- INSTRUCTIONS FOR THE TASK:
Check every line of the data and copy the ones where "desugar" appears.

- INFORMATION GIVEN:
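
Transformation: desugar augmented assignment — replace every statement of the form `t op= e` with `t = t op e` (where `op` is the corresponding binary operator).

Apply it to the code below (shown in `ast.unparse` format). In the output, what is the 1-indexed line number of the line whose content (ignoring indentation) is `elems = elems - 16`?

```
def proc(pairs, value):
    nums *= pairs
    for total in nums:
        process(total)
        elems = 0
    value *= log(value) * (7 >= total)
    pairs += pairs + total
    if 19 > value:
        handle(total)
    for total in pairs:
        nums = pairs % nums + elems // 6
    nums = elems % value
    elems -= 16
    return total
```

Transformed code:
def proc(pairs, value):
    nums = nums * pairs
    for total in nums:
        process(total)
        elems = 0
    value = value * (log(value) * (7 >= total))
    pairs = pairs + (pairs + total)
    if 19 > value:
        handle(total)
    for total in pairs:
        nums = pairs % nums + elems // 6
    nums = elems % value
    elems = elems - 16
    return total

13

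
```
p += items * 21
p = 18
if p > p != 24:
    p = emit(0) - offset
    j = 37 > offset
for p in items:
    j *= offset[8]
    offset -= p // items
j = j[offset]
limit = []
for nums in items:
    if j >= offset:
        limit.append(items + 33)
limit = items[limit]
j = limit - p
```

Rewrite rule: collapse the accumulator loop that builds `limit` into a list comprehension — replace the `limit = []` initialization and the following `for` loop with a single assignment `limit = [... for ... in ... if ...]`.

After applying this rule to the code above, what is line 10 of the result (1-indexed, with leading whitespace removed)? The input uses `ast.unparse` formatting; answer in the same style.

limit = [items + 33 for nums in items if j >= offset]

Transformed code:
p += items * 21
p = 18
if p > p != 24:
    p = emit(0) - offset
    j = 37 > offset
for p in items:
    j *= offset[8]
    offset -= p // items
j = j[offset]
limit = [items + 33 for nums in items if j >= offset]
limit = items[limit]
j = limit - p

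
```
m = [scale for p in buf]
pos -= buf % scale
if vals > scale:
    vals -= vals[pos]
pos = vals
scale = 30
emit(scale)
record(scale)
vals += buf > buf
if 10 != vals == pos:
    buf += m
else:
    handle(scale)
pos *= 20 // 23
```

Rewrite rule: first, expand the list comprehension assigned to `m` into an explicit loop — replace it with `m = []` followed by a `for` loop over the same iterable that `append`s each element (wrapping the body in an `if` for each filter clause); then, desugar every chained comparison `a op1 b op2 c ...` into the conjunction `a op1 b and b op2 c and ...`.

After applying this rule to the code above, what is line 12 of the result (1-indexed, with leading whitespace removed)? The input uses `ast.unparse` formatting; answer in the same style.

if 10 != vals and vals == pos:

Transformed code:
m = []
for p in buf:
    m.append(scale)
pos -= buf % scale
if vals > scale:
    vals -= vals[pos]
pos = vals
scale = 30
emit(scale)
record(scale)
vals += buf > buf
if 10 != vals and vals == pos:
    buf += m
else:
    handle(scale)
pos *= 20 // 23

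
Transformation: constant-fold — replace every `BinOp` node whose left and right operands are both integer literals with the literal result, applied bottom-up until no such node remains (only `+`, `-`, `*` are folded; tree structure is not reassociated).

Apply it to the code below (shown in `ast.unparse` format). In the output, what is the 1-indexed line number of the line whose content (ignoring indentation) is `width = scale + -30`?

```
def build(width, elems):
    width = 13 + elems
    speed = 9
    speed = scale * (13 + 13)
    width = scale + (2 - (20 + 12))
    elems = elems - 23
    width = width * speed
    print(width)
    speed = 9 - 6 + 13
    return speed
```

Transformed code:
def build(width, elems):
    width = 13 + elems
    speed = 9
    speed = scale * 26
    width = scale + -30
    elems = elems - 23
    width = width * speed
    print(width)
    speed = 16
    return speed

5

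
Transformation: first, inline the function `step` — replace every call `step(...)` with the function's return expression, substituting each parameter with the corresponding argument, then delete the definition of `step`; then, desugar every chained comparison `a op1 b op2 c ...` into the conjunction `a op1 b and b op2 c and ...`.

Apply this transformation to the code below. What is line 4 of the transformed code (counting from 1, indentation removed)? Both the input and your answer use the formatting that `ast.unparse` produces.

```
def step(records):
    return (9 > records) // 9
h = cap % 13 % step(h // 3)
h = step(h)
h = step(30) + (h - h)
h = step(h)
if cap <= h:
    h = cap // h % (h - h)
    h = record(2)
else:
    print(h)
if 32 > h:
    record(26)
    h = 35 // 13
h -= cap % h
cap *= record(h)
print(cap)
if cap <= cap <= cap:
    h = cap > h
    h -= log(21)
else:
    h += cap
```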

- SOLUTION TO THE PROBLEM:
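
Transformation: desugar augmented assignment — replace every statement of the form `t op= e` with `t = t op e` (where `op` is the corresponding binary operator).
Rewrite rule: first, expand the list comprehension assigned to `m` into an explicit loop — replace it with `m = []` followed by a `for` loop over the same iterable that `append`s each element (wrapping the body in an `if` for each filter clause); then, desugar every chained comparison `a op1 b op2 c ...` into the conjunction `a op1 b and b op2 c and ...`.
Transformation: first, inline the function `step` — replace every call `step(...)` with the function's return expression, substituting each parameter with the corresponding argument, then delete the definition of `step`; then, desugar every chained comparison `a op1 b op2 c ...` into the conjunction `a op1 b and b op2 c and ...`.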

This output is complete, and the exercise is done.